__Requirement__:
The lines from the top of the listing through the one containing "4. If the candidate" are to be retyped exactly, with no other lines.

[Start of Attachment]

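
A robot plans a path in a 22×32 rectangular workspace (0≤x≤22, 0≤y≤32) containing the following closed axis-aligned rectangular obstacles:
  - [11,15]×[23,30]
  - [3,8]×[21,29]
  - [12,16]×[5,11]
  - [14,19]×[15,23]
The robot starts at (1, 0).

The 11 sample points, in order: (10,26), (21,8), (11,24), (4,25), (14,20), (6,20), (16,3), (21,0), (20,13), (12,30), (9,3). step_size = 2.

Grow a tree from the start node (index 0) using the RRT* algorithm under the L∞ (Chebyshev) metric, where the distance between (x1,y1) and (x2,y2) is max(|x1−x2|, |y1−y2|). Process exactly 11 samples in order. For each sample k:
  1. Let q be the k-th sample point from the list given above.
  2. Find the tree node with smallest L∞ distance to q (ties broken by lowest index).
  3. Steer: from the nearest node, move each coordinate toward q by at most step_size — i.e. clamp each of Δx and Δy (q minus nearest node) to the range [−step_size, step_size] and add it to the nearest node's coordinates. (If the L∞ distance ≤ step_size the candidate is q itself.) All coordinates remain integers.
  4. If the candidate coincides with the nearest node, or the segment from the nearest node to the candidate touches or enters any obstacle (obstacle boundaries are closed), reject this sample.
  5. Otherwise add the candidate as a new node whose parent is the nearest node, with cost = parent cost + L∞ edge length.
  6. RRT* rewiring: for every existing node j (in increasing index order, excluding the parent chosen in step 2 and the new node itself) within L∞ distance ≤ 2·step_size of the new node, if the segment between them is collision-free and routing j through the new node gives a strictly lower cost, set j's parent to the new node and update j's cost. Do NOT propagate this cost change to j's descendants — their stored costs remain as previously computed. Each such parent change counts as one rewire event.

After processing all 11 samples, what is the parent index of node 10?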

[End of Attachment]

__Written reply__:
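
A robot plans a path in a 22×32 rectangular workspace (0≤x≤22, 0≤y≤32) containing the following closed axis-aligned rectangular obstacles:
  - [11,15]×[23,30]
  - [3,8]×[21,29]
  - [12,16]×[5,11]
  - [14,19]×[15,23]
The robot starts at (1, 0).

The 11 sample points, in order: (10,26), (21,8), (11,24), (4,25), (14,20), (6,20), (16,3), (21,0), (20,13), (12,30), (9,3). step_size = 2.

Grow a tree from the start node (index 0) using the RRT* algorithm under the L∞ (Chebyshev) metric, where the distance between (x1,y1) and (x2,y2) is max(|x1−x2|, |y1−y2|). Process exactly 11 samples in order. For each sample k:
  1. Let q be the k-th sample point from the list given above.
  2. Find the tree node with smallest L∞ distance to q (ties broken by lowest index).
  3. Steer: from the nearest node, move each coordinate toward q by at most step_size — i.e. clamp each of Δx and Δy (q minus nearest node) to the range [−step_size, step_size] and add it to the nearest node's coordinates. (If the L∞ distance ≤ step_size the candidate is q itself.) All coordinates remain integers.
  4. If the candidate coincides with the nearest node, or the segment from the nearest node to the candidate touches or enters any obstacle (obstacle boundaries are closed), reject this sample.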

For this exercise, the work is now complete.